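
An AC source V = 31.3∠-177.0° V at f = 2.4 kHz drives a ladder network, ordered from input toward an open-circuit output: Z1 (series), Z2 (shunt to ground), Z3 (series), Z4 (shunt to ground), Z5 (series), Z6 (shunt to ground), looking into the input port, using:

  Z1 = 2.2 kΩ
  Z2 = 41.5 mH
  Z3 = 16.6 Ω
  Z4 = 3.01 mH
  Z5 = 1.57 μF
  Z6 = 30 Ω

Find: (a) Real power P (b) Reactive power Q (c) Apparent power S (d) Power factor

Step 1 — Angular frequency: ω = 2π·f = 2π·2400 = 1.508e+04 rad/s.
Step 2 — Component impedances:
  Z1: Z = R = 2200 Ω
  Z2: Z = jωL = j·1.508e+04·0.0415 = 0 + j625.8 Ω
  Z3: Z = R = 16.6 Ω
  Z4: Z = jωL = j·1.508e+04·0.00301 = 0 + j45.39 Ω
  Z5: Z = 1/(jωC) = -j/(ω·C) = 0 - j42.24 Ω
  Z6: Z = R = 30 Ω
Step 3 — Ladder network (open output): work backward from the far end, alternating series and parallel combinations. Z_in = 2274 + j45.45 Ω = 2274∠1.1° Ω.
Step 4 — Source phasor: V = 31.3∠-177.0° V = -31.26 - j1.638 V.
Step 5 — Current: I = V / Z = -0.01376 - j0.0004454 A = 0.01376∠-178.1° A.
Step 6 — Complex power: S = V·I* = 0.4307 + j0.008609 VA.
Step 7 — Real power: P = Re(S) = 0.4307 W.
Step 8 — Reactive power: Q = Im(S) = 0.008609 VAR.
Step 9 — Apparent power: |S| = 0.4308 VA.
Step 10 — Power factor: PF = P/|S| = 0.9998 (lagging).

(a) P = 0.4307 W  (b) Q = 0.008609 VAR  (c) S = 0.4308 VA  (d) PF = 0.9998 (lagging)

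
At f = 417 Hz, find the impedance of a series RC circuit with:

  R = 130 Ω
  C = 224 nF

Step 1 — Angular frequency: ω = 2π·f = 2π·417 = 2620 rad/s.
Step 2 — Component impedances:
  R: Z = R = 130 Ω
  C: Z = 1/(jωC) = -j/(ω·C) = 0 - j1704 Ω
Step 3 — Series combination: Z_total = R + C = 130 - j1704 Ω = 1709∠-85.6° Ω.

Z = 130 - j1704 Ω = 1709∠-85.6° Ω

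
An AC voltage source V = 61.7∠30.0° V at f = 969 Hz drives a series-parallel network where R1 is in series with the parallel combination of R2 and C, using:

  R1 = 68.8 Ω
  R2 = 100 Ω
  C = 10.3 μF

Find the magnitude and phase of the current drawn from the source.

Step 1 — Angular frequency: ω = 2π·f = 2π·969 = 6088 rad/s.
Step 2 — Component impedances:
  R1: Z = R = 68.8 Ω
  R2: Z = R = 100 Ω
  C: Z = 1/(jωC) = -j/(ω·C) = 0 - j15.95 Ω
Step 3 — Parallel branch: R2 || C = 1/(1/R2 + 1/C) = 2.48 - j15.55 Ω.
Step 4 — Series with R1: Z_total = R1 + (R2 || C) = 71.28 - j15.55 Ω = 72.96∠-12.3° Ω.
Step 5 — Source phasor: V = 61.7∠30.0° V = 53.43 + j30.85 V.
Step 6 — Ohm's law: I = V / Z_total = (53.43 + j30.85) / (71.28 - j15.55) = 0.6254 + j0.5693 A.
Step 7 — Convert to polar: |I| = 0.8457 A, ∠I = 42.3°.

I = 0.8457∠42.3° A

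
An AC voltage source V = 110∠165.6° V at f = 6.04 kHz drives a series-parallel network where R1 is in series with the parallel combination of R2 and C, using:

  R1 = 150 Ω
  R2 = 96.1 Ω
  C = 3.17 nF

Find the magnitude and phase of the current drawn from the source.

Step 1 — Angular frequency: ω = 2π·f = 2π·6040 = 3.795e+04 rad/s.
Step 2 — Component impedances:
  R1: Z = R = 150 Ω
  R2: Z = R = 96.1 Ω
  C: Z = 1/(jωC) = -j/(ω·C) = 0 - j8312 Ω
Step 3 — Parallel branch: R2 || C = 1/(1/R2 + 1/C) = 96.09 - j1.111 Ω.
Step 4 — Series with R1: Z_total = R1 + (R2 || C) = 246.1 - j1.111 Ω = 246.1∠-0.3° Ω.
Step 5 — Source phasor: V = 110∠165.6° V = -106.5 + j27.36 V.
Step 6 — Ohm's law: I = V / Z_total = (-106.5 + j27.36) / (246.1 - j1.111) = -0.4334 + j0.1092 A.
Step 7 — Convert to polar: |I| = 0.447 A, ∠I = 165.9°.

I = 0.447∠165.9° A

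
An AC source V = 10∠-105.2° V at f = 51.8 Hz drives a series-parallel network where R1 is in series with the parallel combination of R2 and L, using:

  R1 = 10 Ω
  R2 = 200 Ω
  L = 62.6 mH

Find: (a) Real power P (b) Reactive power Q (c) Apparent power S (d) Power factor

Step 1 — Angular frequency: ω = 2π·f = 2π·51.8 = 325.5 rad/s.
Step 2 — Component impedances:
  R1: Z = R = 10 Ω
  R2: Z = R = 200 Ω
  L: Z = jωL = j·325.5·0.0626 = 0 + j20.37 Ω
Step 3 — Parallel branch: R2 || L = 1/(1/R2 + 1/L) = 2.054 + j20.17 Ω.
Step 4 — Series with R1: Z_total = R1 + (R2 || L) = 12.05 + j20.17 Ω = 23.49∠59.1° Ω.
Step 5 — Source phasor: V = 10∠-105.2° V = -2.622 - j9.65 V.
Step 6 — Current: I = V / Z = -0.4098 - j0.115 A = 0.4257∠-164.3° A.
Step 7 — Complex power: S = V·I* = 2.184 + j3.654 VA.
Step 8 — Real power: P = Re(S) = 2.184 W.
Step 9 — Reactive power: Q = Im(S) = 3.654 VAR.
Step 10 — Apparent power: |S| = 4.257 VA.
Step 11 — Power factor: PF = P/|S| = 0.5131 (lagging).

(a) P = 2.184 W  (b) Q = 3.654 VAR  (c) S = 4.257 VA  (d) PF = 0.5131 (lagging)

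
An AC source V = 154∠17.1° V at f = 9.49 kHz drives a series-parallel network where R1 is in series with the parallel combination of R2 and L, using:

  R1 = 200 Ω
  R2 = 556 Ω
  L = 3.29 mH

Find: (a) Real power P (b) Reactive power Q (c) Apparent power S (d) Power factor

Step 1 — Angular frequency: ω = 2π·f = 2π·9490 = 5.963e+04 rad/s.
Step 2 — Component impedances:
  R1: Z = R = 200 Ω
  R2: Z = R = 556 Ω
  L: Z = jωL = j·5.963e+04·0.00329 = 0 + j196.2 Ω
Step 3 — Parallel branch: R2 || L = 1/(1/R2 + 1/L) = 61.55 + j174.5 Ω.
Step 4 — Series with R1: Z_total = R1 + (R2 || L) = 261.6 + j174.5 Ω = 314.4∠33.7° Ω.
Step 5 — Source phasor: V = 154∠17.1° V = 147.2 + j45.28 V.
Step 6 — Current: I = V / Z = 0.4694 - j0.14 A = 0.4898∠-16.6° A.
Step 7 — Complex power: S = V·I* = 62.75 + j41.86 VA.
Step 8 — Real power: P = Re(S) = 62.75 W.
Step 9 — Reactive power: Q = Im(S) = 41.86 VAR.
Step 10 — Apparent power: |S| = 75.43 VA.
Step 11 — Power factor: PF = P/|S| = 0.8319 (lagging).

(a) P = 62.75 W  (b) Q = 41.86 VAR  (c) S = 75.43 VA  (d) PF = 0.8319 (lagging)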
··········
• WHAT YOU WILL DO: Your reply should be one number: the count of lines above that hold the word "drives".

• YOUR RESPONSE: 5